— TRY IT —
Among the lines below, tally those holding the string "patrol" and give the total only.

— RECORDS SUPPLIED —
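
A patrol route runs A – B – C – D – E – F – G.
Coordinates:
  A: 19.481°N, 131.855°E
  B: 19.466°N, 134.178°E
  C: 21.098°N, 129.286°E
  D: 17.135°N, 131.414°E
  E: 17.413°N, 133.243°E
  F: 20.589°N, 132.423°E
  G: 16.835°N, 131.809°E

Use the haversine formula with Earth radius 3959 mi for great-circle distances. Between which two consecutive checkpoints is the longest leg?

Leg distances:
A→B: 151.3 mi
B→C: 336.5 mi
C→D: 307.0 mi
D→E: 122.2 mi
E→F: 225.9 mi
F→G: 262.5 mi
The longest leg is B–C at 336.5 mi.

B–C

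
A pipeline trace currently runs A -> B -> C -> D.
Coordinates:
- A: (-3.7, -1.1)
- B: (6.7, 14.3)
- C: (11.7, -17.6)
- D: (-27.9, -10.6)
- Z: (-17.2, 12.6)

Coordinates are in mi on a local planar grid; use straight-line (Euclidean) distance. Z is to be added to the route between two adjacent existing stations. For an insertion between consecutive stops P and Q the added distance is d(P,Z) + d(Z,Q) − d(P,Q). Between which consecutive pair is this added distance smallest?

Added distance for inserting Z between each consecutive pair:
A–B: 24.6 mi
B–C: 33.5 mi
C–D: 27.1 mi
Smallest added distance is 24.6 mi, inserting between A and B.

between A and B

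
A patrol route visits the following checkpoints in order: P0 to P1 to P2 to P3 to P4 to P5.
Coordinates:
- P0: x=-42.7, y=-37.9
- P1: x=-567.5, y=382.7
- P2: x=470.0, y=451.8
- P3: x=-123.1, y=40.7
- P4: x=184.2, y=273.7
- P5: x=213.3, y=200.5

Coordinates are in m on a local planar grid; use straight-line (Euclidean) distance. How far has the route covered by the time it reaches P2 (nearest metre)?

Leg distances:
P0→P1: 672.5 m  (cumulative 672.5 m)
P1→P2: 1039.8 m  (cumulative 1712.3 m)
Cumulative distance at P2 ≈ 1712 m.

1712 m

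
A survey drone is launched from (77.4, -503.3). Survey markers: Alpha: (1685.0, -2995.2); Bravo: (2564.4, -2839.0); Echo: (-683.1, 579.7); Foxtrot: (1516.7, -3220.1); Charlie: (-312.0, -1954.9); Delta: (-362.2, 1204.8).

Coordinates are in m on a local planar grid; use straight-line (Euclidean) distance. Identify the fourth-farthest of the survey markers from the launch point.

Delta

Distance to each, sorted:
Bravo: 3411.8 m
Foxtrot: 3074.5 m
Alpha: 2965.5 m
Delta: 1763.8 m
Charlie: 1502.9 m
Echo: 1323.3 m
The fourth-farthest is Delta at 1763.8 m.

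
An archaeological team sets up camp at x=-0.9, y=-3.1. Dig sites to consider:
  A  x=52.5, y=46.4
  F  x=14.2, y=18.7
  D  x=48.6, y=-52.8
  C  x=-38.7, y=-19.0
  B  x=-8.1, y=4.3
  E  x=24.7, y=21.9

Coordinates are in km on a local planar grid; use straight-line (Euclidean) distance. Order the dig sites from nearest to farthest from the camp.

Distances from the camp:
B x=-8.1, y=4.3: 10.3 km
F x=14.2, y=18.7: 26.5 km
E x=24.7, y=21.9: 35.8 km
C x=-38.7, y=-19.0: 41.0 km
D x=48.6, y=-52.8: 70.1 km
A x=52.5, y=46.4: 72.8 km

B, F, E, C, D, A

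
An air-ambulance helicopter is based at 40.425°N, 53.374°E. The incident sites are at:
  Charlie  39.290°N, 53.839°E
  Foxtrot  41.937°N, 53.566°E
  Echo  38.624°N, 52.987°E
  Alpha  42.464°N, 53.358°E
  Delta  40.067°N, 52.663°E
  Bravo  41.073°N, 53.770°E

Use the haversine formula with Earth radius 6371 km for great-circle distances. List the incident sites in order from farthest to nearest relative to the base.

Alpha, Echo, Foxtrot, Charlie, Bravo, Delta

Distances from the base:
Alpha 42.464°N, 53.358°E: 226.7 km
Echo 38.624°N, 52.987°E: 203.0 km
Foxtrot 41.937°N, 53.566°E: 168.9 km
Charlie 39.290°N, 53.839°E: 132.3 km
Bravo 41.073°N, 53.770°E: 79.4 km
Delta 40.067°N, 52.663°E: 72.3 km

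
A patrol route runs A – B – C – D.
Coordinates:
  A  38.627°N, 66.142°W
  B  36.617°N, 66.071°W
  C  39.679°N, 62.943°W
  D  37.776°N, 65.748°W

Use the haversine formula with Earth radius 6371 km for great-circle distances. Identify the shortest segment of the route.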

— SOLUTION FOR THIS PROBLEM —
3